• _What needs to be done_: Each line of the listing that includes the string "shown" is to be identified and copied.

• _Data supplied_:
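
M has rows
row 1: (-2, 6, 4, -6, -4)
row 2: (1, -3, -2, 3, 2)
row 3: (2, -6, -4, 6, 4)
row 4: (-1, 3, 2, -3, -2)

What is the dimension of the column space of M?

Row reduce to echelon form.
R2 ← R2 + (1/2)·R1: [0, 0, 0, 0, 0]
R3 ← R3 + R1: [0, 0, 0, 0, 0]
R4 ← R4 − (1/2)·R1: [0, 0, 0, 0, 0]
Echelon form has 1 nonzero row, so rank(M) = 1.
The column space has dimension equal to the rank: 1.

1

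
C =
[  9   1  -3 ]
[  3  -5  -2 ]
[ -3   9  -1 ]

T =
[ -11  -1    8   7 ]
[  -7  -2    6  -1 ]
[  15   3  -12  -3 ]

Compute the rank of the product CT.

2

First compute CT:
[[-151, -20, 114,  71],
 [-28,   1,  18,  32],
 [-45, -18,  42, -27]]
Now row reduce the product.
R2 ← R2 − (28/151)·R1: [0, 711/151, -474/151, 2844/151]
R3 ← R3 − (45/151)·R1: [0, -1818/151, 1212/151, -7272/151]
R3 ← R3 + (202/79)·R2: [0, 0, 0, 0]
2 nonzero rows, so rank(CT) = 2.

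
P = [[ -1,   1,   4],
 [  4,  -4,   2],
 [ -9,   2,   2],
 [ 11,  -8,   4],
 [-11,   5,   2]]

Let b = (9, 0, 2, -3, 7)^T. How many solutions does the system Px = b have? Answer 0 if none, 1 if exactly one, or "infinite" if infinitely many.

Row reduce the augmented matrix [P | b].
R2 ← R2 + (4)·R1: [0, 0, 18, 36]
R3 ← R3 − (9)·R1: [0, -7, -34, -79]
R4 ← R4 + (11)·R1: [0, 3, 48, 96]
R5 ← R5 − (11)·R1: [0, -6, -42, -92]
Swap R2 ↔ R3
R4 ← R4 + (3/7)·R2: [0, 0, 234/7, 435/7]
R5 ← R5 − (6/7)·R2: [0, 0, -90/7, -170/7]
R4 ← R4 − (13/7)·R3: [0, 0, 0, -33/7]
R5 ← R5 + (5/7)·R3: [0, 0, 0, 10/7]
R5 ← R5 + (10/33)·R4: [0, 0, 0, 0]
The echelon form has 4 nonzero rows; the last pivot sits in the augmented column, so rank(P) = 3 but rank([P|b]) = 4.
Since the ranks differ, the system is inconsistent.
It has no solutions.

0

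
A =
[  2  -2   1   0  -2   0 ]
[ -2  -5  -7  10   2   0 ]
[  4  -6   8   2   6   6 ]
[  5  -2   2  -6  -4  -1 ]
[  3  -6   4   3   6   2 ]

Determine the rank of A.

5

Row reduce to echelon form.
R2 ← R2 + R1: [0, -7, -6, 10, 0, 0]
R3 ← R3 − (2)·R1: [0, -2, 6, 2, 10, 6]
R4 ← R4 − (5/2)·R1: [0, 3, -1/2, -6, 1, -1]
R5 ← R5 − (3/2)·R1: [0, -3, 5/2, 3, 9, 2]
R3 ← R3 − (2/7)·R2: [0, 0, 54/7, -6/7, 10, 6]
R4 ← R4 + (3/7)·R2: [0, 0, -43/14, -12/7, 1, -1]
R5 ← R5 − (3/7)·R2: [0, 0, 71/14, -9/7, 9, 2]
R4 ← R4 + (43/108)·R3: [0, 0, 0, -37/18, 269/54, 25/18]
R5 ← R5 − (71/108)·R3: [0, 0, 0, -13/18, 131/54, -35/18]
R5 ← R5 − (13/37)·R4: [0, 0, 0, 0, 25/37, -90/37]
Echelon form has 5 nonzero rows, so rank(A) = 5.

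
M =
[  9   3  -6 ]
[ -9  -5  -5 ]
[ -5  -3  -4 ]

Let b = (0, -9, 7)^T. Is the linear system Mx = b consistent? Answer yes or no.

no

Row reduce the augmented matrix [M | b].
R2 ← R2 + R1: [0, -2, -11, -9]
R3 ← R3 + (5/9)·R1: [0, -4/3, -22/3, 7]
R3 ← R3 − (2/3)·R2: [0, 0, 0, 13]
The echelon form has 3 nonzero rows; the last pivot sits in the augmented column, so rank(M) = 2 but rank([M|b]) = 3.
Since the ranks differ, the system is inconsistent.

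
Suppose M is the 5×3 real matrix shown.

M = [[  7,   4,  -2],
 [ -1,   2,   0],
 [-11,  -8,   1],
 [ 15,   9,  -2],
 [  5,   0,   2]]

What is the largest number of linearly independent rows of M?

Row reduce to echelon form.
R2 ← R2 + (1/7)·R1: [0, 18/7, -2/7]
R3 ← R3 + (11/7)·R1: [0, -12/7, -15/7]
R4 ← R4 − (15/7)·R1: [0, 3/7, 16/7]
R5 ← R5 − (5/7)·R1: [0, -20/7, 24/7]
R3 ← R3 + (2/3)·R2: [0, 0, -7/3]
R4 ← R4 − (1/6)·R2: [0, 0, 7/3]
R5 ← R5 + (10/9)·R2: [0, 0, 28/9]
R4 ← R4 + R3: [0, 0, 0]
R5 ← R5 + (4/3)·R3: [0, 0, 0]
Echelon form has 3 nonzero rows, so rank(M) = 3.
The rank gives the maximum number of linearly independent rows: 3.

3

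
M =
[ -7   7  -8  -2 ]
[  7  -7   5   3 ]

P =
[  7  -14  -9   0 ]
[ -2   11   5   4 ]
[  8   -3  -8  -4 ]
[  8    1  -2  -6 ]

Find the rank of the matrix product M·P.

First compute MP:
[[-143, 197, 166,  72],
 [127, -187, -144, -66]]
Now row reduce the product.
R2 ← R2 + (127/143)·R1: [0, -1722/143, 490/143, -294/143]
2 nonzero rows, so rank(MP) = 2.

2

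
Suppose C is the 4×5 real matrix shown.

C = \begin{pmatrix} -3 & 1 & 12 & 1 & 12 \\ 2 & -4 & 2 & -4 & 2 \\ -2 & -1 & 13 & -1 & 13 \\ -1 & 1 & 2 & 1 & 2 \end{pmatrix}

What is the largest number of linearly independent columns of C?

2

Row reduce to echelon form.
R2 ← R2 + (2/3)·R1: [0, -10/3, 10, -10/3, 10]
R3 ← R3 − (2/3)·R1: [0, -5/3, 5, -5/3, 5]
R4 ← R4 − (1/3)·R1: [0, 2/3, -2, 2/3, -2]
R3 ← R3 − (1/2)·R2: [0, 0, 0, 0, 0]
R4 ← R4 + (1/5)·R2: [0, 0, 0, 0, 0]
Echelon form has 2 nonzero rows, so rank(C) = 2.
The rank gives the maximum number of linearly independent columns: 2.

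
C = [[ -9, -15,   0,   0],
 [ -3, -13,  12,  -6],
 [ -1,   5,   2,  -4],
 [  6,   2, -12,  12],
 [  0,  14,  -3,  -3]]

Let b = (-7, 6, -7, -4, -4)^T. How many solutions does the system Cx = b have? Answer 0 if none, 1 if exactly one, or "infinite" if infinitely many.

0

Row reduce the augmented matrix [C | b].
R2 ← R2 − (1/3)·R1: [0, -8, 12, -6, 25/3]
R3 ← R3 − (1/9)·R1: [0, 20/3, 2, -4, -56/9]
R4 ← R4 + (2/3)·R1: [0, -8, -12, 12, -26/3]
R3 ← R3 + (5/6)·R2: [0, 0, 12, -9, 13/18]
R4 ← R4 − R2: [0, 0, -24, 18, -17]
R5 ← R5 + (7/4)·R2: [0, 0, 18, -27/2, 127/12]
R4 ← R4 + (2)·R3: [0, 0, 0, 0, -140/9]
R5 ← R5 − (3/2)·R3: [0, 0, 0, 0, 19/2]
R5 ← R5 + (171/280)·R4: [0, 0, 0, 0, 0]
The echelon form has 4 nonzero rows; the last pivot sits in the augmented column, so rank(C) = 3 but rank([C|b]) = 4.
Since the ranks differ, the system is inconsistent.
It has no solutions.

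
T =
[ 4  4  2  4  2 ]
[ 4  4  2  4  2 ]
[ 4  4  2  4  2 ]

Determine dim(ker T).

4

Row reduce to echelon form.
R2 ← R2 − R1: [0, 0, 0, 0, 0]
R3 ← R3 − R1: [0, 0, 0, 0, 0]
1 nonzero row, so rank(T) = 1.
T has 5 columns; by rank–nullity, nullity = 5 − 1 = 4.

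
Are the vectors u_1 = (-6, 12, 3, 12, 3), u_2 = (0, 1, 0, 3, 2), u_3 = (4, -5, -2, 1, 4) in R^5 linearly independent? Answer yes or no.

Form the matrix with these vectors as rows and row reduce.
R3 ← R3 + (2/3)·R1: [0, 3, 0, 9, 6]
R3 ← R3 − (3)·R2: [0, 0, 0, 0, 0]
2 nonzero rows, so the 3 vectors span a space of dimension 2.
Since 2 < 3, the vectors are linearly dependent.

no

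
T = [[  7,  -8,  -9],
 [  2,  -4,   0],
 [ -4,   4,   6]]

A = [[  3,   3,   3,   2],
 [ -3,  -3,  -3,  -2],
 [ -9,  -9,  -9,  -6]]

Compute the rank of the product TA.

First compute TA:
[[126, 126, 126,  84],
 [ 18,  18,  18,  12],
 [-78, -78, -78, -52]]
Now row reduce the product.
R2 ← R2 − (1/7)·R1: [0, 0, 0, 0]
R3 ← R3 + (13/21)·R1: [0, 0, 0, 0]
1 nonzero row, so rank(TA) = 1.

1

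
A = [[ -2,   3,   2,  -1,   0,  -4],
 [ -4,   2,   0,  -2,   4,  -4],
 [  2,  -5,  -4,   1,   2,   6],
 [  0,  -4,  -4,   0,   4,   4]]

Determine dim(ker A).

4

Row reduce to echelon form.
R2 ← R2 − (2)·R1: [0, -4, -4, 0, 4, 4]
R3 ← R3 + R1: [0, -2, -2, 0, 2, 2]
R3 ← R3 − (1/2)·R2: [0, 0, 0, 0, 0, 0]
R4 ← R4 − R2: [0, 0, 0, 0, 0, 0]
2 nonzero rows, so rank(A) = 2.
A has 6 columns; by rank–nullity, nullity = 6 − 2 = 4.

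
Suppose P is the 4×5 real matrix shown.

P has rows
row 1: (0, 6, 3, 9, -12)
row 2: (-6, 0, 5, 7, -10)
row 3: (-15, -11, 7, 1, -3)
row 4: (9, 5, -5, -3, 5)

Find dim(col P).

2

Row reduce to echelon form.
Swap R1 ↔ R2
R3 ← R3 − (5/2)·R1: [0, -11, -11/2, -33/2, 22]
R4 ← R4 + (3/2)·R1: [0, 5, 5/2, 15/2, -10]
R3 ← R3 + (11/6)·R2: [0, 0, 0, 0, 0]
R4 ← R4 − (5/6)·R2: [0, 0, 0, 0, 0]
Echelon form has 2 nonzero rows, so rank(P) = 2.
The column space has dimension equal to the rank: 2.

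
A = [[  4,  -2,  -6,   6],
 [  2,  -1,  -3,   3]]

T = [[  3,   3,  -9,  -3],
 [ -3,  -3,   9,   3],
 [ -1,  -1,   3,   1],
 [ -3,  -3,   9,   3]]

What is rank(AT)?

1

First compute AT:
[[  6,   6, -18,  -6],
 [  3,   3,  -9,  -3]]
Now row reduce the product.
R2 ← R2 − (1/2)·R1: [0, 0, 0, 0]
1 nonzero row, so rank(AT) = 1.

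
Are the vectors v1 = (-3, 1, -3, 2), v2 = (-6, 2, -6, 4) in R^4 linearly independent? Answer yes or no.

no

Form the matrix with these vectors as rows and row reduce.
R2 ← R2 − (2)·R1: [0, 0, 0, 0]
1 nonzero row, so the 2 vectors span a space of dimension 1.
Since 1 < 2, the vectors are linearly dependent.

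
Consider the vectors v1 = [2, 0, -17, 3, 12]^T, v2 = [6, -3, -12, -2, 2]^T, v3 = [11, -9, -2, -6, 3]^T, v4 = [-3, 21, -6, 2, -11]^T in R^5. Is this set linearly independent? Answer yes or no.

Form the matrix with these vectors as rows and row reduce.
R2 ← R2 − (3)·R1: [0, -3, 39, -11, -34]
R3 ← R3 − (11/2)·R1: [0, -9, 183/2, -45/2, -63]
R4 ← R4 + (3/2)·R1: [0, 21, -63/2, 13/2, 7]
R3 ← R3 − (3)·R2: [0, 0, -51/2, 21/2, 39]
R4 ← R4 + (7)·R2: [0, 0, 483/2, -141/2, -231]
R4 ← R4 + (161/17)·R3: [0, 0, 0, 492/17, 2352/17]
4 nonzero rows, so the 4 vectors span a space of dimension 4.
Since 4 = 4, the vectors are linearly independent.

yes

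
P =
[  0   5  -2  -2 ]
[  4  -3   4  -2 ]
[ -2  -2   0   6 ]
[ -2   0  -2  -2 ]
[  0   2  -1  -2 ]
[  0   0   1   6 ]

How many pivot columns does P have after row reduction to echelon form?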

...

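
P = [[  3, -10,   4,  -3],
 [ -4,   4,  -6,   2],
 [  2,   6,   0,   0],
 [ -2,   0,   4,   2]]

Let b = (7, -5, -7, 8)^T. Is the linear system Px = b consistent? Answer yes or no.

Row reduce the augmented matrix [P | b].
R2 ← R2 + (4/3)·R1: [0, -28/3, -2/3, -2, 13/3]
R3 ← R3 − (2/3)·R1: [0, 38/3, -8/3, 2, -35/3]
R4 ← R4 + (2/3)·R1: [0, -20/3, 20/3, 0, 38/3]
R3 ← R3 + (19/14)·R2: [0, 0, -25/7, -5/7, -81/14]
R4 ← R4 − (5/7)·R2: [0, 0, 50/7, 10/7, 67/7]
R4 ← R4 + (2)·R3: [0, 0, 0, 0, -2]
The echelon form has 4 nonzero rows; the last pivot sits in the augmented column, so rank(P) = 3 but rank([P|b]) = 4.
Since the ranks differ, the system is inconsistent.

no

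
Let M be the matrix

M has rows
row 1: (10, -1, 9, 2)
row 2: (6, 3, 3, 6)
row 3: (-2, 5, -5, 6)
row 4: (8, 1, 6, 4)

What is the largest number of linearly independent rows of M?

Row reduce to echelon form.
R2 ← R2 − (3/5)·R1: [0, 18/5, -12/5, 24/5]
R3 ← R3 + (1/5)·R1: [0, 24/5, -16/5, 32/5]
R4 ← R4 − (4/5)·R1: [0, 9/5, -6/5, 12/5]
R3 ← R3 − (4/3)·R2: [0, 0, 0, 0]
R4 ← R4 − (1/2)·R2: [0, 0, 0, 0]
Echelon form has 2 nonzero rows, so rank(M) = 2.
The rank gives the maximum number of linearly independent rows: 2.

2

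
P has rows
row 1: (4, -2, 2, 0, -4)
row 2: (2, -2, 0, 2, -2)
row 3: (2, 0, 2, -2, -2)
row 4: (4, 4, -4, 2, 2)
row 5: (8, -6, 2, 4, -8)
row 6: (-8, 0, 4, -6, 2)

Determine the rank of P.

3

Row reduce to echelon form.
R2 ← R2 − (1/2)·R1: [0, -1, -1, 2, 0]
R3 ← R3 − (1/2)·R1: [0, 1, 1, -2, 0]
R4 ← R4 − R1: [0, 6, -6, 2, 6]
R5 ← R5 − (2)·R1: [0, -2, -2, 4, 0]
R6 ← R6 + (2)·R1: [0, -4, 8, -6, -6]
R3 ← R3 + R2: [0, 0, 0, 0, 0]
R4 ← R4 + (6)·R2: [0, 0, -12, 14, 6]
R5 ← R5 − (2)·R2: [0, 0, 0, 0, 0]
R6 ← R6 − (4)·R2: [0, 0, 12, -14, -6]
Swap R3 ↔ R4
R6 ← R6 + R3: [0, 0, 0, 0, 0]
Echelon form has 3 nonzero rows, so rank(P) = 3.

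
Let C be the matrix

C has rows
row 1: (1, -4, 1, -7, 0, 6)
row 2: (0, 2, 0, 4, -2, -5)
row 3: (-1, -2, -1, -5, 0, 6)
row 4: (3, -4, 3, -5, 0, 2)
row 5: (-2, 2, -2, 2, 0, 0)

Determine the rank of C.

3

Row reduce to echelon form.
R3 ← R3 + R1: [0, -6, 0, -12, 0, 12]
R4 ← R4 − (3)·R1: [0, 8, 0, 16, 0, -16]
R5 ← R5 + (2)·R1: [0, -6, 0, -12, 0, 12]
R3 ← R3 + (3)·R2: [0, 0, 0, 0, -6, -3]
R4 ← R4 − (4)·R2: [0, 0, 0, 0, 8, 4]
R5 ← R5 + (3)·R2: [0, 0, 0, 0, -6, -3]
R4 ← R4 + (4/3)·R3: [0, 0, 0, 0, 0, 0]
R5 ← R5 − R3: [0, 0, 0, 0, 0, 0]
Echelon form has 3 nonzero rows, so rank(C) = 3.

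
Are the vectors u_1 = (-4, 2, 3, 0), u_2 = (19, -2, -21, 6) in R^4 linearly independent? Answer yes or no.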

---

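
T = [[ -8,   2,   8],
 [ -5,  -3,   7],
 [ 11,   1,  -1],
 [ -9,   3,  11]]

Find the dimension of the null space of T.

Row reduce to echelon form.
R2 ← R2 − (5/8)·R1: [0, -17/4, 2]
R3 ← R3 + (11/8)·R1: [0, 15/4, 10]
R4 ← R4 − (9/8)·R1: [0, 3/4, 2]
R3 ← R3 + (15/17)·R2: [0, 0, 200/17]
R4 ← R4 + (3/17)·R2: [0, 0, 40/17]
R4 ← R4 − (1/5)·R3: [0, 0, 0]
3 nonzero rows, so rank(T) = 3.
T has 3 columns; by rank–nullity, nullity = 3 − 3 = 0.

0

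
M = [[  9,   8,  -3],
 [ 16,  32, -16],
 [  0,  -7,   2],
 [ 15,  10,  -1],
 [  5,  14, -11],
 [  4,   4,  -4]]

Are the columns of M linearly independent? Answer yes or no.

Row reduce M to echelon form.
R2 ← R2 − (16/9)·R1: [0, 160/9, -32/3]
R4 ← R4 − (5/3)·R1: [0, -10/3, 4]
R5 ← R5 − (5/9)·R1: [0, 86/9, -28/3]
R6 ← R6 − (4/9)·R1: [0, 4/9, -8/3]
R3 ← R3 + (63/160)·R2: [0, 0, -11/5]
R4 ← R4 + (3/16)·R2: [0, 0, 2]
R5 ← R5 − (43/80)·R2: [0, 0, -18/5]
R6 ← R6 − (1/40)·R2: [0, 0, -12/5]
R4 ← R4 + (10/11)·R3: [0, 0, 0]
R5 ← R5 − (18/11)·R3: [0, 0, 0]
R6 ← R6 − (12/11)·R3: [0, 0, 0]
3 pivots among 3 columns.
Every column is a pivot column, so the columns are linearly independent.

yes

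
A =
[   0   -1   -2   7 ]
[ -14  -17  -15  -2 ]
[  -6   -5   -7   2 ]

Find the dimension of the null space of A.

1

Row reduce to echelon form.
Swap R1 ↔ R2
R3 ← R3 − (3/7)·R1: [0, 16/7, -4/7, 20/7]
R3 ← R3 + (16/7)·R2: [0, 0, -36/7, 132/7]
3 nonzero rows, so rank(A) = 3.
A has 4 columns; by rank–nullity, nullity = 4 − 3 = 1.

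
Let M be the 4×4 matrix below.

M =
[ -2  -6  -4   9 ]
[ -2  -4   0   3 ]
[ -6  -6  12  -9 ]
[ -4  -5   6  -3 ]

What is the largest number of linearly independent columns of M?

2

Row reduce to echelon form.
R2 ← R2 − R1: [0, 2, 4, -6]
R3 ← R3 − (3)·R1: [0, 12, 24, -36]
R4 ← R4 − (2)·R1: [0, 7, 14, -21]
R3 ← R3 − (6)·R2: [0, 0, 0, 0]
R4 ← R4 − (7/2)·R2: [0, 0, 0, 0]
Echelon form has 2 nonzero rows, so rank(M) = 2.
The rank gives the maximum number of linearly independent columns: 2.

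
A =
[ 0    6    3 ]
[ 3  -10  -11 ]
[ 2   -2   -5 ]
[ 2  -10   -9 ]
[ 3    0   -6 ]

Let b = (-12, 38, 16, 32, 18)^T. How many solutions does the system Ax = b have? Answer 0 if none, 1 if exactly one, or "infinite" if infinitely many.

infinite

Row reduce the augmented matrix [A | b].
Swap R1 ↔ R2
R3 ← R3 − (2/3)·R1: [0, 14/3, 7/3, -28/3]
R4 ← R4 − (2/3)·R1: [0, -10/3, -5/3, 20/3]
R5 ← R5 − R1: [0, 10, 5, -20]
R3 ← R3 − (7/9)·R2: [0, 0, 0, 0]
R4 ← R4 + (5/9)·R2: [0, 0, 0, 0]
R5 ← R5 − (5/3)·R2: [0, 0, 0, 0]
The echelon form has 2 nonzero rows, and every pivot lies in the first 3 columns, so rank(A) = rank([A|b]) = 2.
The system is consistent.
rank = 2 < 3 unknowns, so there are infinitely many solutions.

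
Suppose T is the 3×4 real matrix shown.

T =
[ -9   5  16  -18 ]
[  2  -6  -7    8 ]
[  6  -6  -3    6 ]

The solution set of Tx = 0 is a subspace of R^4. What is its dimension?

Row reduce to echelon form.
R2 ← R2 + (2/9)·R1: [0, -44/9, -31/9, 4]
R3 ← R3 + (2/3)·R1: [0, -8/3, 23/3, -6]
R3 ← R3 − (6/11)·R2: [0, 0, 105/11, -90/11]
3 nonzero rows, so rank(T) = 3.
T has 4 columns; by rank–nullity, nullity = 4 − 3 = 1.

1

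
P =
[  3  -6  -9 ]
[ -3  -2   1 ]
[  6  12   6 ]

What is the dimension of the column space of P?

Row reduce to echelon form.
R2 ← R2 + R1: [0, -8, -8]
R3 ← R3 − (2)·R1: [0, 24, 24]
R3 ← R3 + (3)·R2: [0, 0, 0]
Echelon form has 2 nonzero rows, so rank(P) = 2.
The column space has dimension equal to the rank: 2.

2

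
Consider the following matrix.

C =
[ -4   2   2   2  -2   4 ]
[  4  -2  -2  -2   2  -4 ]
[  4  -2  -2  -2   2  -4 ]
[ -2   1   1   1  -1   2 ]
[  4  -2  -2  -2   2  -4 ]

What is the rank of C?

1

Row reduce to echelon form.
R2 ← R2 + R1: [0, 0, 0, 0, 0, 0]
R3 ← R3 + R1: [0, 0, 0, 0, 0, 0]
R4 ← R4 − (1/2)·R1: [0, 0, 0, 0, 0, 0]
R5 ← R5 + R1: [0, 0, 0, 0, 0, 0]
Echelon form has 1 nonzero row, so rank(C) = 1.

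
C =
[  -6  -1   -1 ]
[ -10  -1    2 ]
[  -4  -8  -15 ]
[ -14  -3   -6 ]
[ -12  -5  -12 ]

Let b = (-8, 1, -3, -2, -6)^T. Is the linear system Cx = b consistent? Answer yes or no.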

• _Answer for this exercise_:
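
Suppose M is the 5×3 real matrix shown.
Suppose C is the 4×5 real matrix shown.
Suppose P is the 4×5 real matrix shown.
Suppose T is the 3×4 real matrix shown.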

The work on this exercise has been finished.